• [Records supplied]:
——
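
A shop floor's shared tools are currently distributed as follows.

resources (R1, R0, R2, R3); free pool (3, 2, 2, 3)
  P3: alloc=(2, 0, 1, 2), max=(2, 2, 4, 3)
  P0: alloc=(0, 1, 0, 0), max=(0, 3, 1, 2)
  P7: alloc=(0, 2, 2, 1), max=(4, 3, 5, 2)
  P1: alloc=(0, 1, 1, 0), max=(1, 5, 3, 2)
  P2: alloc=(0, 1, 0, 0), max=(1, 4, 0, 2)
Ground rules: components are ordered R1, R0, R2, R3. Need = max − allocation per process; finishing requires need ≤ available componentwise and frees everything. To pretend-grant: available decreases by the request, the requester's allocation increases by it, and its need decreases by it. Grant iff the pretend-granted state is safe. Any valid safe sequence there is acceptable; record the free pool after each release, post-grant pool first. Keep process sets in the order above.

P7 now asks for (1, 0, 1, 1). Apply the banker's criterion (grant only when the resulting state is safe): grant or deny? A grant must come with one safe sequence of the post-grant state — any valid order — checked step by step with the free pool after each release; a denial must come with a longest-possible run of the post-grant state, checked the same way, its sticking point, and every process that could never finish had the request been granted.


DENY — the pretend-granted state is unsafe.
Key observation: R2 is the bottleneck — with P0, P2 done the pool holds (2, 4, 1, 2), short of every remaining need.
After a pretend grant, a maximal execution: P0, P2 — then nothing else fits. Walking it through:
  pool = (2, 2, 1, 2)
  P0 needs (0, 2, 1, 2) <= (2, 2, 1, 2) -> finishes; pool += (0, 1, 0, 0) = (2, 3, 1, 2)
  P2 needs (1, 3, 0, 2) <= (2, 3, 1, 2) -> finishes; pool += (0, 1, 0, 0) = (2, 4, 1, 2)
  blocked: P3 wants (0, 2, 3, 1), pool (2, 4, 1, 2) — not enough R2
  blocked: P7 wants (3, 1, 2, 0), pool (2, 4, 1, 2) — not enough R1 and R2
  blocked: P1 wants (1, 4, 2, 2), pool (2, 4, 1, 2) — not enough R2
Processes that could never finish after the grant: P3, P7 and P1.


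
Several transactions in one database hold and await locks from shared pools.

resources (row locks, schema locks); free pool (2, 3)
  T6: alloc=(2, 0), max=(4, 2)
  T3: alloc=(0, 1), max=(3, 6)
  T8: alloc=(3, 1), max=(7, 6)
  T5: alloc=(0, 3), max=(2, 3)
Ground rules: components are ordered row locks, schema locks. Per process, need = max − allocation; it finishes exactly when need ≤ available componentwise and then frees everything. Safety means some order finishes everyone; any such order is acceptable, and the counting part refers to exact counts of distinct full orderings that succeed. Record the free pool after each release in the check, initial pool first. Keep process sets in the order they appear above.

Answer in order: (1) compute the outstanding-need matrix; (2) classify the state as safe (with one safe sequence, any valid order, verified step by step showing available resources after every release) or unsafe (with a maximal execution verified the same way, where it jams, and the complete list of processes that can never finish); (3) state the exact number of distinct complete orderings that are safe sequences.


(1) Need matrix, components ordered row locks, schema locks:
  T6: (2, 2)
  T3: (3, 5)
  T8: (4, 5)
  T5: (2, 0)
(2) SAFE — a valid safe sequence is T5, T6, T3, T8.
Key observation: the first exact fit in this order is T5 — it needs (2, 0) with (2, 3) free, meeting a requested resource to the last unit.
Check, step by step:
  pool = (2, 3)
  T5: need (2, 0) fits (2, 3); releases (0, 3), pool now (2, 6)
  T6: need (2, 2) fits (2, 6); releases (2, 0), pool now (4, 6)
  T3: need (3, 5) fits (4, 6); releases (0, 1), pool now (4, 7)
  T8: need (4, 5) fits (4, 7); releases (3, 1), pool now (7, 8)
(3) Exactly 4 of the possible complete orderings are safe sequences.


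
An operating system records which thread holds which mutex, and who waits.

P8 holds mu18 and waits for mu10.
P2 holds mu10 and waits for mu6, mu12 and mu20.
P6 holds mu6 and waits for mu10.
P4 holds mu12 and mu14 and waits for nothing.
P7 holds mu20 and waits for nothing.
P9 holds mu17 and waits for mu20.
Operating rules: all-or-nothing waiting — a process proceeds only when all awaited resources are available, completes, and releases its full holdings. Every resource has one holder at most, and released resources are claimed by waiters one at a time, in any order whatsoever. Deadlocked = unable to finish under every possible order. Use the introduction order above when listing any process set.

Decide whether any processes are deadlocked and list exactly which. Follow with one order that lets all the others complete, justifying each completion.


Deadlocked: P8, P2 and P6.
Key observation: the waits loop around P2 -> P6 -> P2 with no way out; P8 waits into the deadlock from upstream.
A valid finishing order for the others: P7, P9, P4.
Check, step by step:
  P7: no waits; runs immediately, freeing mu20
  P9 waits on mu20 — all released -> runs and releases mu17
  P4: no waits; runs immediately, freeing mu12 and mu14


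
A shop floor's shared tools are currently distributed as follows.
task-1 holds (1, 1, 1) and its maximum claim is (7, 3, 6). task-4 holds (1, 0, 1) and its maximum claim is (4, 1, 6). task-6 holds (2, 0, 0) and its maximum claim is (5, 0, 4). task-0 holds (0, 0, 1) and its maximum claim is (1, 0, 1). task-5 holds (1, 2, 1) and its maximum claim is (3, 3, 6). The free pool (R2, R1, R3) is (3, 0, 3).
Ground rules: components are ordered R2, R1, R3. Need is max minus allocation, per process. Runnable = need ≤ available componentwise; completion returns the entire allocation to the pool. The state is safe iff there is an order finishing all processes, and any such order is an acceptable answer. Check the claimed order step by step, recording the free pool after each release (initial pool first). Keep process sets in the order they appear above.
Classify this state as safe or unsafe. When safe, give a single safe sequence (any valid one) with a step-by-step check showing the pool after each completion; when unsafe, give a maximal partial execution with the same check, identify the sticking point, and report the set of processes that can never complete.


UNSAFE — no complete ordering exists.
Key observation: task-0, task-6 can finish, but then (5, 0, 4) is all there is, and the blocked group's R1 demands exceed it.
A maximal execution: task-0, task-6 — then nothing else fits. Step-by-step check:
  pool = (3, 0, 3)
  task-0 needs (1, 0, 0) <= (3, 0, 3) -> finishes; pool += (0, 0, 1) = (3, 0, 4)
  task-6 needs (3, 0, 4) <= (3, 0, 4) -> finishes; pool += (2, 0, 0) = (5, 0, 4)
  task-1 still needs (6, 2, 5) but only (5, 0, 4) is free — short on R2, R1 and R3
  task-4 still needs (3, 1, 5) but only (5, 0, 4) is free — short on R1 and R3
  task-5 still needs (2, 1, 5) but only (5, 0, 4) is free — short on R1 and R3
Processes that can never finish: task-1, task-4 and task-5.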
——
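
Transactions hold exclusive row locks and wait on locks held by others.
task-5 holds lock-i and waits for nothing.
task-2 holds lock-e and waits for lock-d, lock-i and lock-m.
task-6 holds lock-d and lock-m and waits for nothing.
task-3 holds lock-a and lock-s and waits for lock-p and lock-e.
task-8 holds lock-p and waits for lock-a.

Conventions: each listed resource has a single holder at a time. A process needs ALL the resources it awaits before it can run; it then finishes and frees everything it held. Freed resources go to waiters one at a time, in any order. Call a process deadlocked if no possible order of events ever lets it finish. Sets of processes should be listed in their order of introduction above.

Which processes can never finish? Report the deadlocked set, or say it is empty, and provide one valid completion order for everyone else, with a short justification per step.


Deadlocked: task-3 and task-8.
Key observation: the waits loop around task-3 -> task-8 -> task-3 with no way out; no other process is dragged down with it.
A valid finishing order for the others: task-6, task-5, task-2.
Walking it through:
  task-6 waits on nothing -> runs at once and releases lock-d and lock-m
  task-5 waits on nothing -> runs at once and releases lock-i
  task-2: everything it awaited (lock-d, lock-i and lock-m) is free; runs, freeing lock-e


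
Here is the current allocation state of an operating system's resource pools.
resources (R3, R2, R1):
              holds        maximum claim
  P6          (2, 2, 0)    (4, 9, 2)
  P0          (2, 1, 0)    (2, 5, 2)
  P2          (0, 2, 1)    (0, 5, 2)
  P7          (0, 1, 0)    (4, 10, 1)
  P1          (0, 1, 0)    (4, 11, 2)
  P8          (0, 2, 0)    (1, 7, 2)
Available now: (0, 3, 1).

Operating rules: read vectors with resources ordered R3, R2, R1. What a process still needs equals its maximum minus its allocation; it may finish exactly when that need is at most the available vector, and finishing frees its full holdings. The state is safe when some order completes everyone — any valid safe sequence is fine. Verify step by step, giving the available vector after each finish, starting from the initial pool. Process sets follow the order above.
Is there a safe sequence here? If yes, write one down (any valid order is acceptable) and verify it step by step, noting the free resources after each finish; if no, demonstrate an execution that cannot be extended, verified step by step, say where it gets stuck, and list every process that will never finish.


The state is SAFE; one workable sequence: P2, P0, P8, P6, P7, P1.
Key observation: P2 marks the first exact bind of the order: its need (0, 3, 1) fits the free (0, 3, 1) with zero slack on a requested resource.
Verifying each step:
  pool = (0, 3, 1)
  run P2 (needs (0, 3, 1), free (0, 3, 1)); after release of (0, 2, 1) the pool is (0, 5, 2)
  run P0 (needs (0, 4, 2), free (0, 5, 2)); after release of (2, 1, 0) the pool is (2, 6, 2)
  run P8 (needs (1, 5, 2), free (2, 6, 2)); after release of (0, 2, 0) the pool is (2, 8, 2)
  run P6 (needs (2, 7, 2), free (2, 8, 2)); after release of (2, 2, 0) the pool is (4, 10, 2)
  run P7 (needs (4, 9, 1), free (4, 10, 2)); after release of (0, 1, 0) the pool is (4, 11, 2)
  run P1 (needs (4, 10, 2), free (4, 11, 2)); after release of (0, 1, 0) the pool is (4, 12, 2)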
——
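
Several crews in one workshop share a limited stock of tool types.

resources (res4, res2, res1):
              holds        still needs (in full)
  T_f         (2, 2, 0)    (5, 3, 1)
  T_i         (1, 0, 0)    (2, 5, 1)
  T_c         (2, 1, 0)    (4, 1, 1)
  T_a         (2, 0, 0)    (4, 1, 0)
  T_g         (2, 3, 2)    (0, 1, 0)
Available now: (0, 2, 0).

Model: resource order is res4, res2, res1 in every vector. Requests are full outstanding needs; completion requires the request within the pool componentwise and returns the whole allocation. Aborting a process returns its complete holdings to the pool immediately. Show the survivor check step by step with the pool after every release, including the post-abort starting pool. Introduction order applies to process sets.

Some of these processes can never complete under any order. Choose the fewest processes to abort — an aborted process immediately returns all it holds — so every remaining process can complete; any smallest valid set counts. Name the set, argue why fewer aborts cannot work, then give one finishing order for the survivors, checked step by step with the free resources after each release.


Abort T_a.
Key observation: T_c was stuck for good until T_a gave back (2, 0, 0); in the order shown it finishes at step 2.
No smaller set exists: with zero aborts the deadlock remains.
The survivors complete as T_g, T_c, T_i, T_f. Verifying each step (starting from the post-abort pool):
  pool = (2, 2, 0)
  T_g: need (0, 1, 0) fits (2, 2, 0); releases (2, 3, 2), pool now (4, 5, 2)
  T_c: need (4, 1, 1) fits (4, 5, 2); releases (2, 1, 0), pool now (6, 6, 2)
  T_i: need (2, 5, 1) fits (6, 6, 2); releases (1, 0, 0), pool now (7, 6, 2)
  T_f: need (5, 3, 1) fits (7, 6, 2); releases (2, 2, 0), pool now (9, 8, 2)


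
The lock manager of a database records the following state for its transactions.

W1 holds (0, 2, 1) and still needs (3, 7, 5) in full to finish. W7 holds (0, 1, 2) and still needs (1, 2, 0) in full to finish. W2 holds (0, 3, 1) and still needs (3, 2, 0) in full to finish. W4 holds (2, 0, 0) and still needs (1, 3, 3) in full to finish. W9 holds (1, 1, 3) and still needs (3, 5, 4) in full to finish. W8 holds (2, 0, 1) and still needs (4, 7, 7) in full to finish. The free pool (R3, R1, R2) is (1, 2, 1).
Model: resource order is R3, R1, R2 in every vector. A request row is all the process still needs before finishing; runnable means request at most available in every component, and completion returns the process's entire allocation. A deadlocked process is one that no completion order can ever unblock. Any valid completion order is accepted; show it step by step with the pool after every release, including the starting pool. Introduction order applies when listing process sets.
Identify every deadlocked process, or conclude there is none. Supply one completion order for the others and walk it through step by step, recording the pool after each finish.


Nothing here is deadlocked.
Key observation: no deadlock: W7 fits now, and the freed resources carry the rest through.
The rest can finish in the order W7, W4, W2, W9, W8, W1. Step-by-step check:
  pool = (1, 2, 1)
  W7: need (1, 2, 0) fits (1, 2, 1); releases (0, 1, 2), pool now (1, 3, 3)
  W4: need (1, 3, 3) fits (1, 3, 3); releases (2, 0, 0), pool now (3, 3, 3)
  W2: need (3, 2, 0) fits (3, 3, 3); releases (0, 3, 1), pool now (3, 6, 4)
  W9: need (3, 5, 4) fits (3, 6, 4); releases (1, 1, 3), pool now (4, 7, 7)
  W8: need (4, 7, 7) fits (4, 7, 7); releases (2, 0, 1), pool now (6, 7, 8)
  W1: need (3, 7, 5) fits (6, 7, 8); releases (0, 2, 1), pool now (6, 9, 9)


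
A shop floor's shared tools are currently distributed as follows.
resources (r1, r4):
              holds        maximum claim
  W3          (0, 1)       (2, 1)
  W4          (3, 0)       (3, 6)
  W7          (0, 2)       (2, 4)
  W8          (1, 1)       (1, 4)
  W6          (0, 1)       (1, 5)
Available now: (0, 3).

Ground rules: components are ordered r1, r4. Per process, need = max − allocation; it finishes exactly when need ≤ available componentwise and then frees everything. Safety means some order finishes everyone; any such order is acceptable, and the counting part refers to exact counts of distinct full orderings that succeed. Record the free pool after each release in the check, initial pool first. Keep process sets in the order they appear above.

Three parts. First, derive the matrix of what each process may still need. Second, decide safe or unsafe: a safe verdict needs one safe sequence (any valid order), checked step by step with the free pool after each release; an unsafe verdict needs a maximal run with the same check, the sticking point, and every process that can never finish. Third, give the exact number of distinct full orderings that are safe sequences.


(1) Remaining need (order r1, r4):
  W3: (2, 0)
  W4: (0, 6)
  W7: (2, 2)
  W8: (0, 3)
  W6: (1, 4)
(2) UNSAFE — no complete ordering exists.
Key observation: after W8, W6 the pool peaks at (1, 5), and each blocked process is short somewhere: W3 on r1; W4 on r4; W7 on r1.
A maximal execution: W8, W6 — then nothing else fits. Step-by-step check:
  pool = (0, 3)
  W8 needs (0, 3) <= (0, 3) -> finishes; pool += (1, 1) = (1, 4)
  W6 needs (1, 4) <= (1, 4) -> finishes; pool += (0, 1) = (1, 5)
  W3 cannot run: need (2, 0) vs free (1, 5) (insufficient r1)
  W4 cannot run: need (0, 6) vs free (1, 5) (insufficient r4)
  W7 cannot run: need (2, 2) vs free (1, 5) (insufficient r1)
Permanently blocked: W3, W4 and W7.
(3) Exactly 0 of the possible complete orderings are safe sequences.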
——
• [Exercise goal]:
What is asked for is an exact copy of the lines above from the one containing "task-6 holds lock-d" through the one containing "Conventions: each listed", and only those.

• [Exercise solution]:
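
task-6 holds lock-d and lock-m and waits for nothing.
task-3 holds lock-a and lock-s and waits for lock-p and lock-e.
task-8 holds lock-p and waits for lock-a.

Conventions: each listed resource has a single holder at a time. A process needs ALL the resources it awaits before it can run; it then finishes and frees everything it held. Freed resources go to waiters one at a time, in any order. Call a process deadlocked if no possible order of events ever lets it finish. Sets of processes should be listed in their order of introduction above.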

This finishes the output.